START Dataset records

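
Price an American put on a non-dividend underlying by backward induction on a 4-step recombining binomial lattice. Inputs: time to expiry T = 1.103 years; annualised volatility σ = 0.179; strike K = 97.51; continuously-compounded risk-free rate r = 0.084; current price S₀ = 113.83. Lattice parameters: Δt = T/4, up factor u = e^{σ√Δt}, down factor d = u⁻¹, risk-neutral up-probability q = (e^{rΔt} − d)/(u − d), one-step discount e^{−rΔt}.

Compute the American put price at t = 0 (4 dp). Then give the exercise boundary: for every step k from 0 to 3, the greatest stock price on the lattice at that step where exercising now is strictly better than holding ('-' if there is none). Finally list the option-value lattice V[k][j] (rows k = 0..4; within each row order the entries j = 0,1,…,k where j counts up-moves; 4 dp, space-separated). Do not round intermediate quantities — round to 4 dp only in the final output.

price = 1.0233
boundary = - - - 85.8599
tree:
1.0233
2.3400 0.1889
5.2720 0.4846 0.0000
11.6501 1.2430 0.0000 0.0000
19.3529 3.1881 0.0000 0.0000 0.0000

params: Δt=0.27575 u=1.09856 d=0.91029 q=0.60099 e^(-rΔt)=0.97710
t_4 payoffs: 19.3529 3.1881 0.0000 0.0000 0.0000
t_3: node(3,0) S=85.8599 payoff=11.6501 vs cont=9.4174 → 11.6501 [stop]  node(3,1) S=103.6179 payoff=0.0000 vs cont=1.2430 → 1.2430 [wait]  node(3,2) S=125.0486 payoff=0.0000 vs cont=0.0000 → 0.0000 [wait]  node(3,3) S=150.9117 payoff=0.0000 vs cont=0.0000 → 0.0000 [wait]  ⇒ S*(3)=85.8599
t_2: node(2,0) S=94.3219 payoff=3.1881 vs cont=5.2720 → 5.2720 [wait]  node(2,1) S=113.8300 payoff=0.0000 vs cont=0.4846 → 0.4846 [wait]  node(2,2) S=137.3728 payoff=0.0000 vs cont=0.0000 → 0.0000 [wait]  ⇒ S*(2)=-
t_1: node(1,0) S=103.6179 payoff=0.0000 vs cont=2.3400 → 2.3400 [wait]  node(1,1) S=125.0486 payoff=0.0000 vs cont=0.1889 → 0.1889 [wait]  ⇒ S*(1)=-
t_0: node(0,0) S=113.8300 payoff=0.0000 vs cont=1.0233 → 1.0233 [wait]  ⇒ S*(0)=-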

END Dataset records

### Directions for this task
This exercise calls for the entries to be restated exactly.

### Answer to the problem
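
Price an American put on a non-dividend underlying by backward induction on a 4-step recombining binomial lattice. Inputs: time to expiry T = 1.103 years; annualised volatility σ = 0.179; strike K = 97.51; continuously-compounded risk-free rate r = 0.084; current price S₀ = 113.83. Lattice parameters: Δt = T/4, up factor u = e^{σ√Δt}, down factor d = u⁻¹, risk-neutral up-probability q = (e^{rΔt} − d)/(u − d), one-step discount e^{−rΔt}.

Compute the American put price at t = 0 (4 dp). Then give the exercise boundary: for every step k from 0 to 3, the greatest stock price on the lattice at that step where exercising now is strictly better than holding ('-' if there is none). Finally list the option-value lattice V[k][j] (rows k = 0..4; within each row order the entries j = 0,1,…,k where j counts up-moves; 4 dp, space-separated). Do not round intermediate quantities — round to 4 dp only in the final output.

price = 1.0233
boundary = - - - 85.8599
tree:
1.0233
2.3400 0.1889
5.2720 0.4846 0.0000
11.6501 1.2430 0.0000 0.0000
19.3529 3.1881 0.0000 0.0000 0.0000

params: Δt=0.27575 u=1.09856 d=0.91029 q=0.60099 e^(-rΔt)=0.97710
t_4 payoffs: 19.3529 3.1881 0.0000 0.0000 0.0000
t_3: node(3,0) S=85.8599 payoff=11.6501 vs cont=9.4174 → 11.6501 [stop]  node(3,1) S=103.6179 payoff=0.0000 vs cont=1.2430 → 1.2430 [wait]  node(3,2) S=125.0486 payoff=0.0000 vs cont=0.0000 → 0.0000 [wait]  node(3,3) S=150.9117 payoff=0.0000 vs cont=0.0000 → 0.0000 [wait]  ⇒ S*(3)=85.8599
t_2: node(2,0) S=94.3219 payoff=3.1881 vs cont=5.2720 → 5.2720 [wait]  node(2,1) S=113.8300 payoff=0.0000 vs cont=0.4846 → 0.4846 [wait]  node(2,2) S=137.3728 payoff=0.0000 vs cont=0.0000 → 0.0000 [wait]  ⇒ S*(2)=-
t_1: node(1,0) S=103.6179 payoff=0.0000 vs cont=2.3400 → 2.3400 [wait]  node(1,1) S=125.0486 payoff=0.0000 vs cont=0.1889 → 0.1889 [wait]  ⇒ S*(1)=-
t_0: node(0,0) S=113.8300 payoff=0.0000 vs cont=1.0233 → 1.0233 [wait]  ⇒ S*(0)=-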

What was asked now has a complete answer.